Extract the complete listing and repeat it word for word.

*** SUPPLIED RECORDS Section Begins ***

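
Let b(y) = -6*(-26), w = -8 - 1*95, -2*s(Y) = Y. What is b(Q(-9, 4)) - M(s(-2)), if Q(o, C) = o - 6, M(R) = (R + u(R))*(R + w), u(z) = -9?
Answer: -660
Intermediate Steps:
s(Y) = -Y/2
w = -103 (w = -8 - 95 = -103)
M(R) = (-103 + R)*(-9 + R) (M(R) = (R - 9)*(R - 103) = (-9 + R)*(-103 + R) = (-103 + R)*(-9 + R))
Q(o, C) = -6 + o
b(y) = 156
b(Q(-9, 4)) - M(s(-2)) = 156 - (927 + (-½*(-2))² - (-56)*(-2)) = 156 - (927 + 1² - 112*1) = 156 - (927 + 1 - 112) = 156 - 1*816 = 156 - 816 = -660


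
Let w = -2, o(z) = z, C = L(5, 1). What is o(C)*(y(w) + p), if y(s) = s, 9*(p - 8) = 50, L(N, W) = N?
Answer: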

*** SUPPLIED RECORDS Section Ends ***

• **OUTPUT FOR THIS EXERCISE**
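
Let b(y) = -6*(-26), w = -8 - 1*95, -2*s(Y) = Y. What is b(Q(-9, 4)) - M(s(-2)), if Q(o, C) = o - 6, M(R) = (R + u(R))*(R + w), u(z) = -9?
Answer: -660
Intermediate Steps:
s(Y) = -Y/2
w = -103 (w = -8 - 95 = -103)
M(R) = (-103 + R)*(-9 + R) (M(R) = (R - 9)*(R - 103) = (-9 + R)*(-103 + R) = (-103 + R)*(-9 + R))
Q(o, C) = -6 + o
b(y) = 156
b(Q(-9, 4)) - M(s(-2)) = 156 - (927 + (-½*(-2))² - (-56)*(-2)) = 156 - (927 + 1² - 112*1) = 156 - (927 + 1 - 112) = 156 - 1*816 = 156 - 816 = -660


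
Let w = -2, o(z) = z, C = L(5, 1). What is o(C)*(y(w) + p), if y(s) = s, 9*(p - 8) = 50, L(N, W) = N?
Answer: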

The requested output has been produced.